▼
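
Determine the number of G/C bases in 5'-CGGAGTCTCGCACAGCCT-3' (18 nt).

12

T=3, C=7, G=5, A=3
G+C = 5 + 7 = 12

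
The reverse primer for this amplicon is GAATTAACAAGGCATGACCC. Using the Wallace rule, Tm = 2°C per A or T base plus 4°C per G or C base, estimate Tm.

58°C

Counting bases: A=8, C=5, T=3, G=4
AT pairs contribute 11, GC pairs contribute 9.
Tm = 4·9 + 2·11 = 36 + 22 = 58°C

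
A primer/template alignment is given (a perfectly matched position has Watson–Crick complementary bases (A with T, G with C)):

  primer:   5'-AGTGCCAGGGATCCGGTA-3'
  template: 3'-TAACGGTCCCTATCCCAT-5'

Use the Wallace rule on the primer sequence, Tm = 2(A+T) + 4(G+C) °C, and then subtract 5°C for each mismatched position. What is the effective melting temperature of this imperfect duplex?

Primer base counts: A=4, T=3, G=7, C=4 → A+T=7, G+C=11
Perfect-match Tm = 2(7) + 4(11) = 14 + 44 = 58°C
Mismatches (positions where the bases are not complementary): 3 (at positions 2, 13, 14)
Effective Tm = 58 − 3×5 = 58 − 15 = 43°C

43°C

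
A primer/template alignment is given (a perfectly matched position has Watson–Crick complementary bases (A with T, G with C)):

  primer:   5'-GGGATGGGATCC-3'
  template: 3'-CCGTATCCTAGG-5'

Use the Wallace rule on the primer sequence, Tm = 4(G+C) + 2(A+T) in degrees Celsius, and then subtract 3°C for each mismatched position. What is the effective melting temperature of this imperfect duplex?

Primer base counts: A=2, T=2, G=6, C=2 → A+T=4, G+C=8
Perfect-match Tm = 2(4) + 4(8) = 8 + 32 = 40°C
Mismatches (positions where the bases are not complementary): 2 (at positions 3, 6)
Effective Tm = 40 − 2×3 = 40 − 6 = 34°C

34°C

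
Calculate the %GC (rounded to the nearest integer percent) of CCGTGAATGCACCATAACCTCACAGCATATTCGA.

47%

Scanning the sequence gives C=11, A=11, T=7, G=5.
G+C = 5 + 11 = 16 out of 34 bases
%GC = 16/34 × 100 = 47.06% ≈ 47%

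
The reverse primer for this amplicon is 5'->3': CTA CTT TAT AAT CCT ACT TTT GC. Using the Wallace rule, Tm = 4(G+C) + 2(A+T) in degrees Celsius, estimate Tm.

Base counts: A=5, C=6, G=1, T=11
A+T = 16, G+C = 7
Tm = 2(16) + 4(7) = 32 + 28 = 60°C

60°C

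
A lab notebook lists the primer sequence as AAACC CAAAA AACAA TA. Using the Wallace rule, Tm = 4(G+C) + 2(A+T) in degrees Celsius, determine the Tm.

42°C

G=0, A=12, T=1, C=4
AT pairs contribute 13, GC pairs contribute 4.
Tm = 4·4 + 2·13 = 16 + 26 = 42°C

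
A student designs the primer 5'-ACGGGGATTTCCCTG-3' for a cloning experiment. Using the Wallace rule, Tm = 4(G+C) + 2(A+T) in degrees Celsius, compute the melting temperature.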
▲
What the task requires: From the first line of the records above to the line that contains "template: 3'-TAACGGTCCCTATCCCAT-5'", quote each line exactly.

Exercise solution:
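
Determine the number of G/C bases in 5'-CGGAGTCTCGCACAGCCT-3' (18 nt).

12

T=3, C=7, G=5, A=3
G+C = 5 + 7 = 12

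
The reverse primer for this amplicon is GAATTAACAAGGCATGACCC. Using the Wallace rule, Tm = 2°C per A or T base plus 4°C per G or C base, estimate Tm.

58°C

Counting bases: A=8, C=5, T=3, G=4
AT pairs contribute 11, GC pairs contribute 9.
Tm = 4·9 + 2·11 = 36 + 22 = 58°C

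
A primer/template alignment is given (a perfectly matched position has Watson–Crick complementary bases (A with T, G with C)):

  primer:   5'-AGTGCCAGGGATCCGGTA-3'
  template: 3'-TAACGGTCCCTATCCCAT-5'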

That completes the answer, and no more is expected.